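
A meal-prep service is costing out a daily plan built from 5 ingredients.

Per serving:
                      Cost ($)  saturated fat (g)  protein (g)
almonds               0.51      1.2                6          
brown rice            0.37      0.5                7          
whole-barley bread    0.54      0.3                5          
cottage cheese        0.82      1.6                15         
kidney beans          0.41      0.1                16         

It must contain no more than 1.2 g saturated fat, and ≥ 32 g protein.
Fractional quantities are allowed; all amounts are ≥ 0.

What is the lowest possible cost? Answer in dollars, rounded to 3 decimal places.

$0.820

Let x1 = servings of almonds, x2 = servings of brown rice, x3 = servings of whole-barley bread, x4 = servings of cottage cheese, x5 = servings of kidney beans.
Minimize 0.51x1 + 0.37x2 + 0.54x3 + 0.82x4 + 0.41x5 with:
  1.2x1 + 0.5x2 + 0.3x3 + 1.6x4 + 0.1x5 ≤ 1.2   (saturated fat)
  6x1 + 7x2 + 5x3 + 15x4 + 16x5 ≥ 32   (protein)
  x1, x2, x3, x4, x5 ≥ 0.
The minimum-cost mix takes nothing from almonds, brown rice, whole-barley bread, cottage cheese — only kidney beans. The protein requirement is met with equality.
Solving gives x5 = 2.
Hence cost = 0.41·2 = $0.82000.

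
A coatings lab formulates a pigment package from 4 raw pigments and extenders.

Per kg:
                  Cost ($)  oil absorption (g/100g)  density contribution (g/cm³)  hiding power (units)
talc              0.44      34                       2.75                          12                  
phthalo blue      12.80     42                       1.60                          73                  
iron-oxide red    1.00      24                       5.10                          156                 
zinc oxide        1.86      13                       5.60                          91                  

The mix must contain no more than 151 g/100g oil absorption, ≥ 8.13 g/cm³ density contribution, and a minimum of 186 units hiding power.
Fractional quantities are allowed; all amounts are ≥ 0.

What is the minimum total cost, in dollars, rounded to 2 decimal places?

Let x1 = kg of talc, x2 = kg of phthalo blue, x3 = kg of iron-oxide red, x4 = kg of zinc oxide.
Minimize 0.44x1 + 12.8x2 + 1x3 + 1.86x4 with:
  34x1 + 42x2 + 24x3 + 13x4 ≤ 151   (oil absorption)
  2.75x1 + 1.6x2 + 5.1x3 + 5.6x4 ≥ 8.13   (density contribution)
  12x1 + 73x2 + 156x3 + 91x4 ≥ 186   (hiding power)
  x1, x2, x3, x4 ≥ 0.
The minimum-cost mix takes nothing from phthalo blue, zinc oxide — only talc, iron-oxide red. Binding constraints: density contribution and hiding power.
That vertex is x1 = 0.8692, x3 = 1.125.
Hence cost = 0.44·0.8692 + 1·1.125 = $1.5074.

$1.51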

——————

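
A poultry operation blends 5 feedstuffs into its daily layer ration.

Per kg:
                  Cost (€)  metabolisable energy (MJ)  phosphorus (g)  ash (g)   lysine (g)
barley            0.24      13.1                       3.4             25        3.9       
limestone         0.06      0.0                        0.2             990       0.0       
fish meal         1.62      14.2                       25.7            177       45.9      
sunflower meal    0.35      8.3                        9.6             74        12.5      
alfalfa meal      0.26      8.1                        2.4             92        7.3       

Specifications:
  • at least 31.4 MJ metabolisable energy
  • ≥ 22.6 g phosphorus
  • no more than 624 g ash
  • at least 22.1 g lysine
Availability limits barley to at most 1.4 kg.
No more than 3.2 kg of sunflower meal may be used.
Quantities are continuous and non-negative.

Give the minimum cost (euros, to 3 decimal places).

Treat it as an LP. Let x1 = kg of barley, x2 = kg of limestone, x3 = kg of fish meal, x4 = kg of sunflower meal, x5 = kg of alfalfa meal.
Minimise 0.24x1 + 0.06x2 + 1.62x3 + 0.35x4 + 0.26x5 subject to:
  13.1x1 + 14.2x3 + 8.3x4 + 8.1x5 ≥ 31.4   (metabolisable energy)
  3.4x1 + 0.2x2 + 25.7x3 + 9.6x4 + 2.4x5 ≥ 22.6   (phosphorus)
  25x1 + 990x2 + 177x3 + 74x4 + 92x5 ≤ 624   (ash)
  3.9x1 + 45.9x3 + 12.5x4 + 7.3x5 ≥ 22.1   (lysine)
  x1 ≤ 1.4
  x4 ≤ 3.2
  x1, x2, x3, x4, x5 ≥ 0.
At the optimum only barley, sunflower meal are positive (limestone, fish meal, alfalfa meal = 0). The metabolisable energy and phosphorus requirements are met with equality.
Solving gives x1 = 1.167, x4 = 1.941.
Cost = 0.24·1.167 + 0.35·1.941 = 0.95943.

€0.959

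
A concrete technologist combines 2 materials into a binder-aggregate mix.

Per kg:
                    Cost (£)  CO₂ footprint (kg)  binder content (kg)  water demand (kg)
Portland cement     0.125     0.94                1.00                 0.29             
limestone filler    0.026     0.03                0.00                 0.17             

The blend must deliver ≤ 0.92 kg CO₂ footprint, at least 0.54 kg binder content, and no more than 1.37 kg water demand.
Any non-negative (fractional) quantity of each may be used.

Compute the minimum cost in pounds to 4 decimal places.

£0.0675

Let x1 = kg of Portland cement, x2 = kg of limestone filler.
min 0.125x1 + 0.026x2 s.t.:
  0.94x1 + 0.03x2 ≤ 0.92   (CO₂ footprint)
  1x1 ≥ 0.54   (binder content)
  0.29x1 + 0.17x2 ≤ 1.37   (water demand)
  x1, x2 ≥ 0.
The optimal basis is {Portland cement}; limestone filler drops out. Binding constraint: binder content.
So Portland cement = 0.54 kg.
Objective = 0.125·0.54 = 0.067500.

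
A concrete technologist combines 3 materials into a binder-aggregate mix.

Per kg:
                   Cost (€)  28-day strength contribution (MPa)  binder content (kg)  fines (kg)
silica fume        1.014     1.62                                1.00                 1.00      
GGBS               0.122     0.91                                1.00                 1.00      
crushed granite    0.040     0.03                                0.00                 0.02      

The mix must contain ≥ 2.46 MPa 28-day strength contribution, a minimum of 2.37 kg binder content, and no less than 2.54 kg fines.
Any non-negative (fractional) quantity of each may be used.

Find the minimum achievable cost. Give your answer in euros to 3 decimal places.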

——————

* **The task**: Go through the records above and copy every line holding the word "combines".

* **Answer to this task**:
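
A concrete technologist combines 2 materials into a binder-aggregate mix.
A concrete technologist combines 3 materials into a binder-aggregate mix.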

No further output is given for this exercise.